» WHAT THE TASK REQUIRES: Exact repetition, please: start with the line where "V_5 = (0.31, -1.85)" appears and stop after the final line of the records.

** Opening LISTED ENTRIES block **

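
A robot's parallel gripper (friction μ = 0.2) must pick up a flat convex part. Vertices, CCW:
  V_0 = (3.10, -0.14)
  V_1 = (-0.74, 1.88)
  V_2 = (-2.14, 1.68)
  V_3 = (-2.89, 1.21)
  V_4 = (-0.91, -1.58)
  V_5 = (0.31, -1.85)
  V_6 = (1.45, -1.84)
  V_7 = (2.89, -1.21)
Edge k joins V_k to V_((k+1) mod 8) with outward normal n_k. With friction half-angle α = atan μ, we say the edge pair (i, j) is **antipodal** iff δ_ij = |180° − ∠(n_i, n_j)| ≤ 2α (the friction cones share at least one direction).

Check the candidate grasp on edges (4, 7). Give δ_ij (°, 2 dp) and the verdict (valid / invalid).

α = atan 0.2 = 11.31°;  2α = 22.62°
edge 4: e_4 = (+1.22, -0.27);  n_4 = (-0.2161, -0.9764)
edge 7: e_7 = (+0.21, +1.07);  n_7 = (+0.9813, -0.1926)
∠(n_4, n_7) = 91.38°
δ = |180° − 91.38°| = 88.62°
88.62° > 2α = 22.62°  →  invalid

δ = 88.62°, invalid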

** Closing LISTED ENTRIES block **

» RESULT FOR THIS TASK:
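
  V_5 = (0.31, -1.85)
  V_6 = (1.45, -1.84)
  V_7 = (2.89, -1.21)
Edge k joins V_k to V_((k+1) mod 8) with outward normal n_k. With friction half-angle α = atan μ, we say the edge pair (i, j) is **antipodal** iff δ_ij = |180° − ∠(n_i, n_j)| ≤ 2α (the friction cones share at least one direction).

Check the candidate grasp on edges (4, 7). Give δ_ij (°, 2 dp) and the verdict (valid / invalid).

α = atan 0.2 = 11.31°;  2α = 22.62°
edge 4: e_4 = (+1.22, -0.27);  n_4 = (-0.2161, -0.9764)
edge 7: e_7 = (+0.21, +1.07);  n_7 = (+0.9813, -0.1926)
∠(n_4, n_7) = 91.38°
δ = |180° − 91.38°| = 88.62°
88.62° > 2α = 22.62°  →  invalid

δ = 88.62°, invalid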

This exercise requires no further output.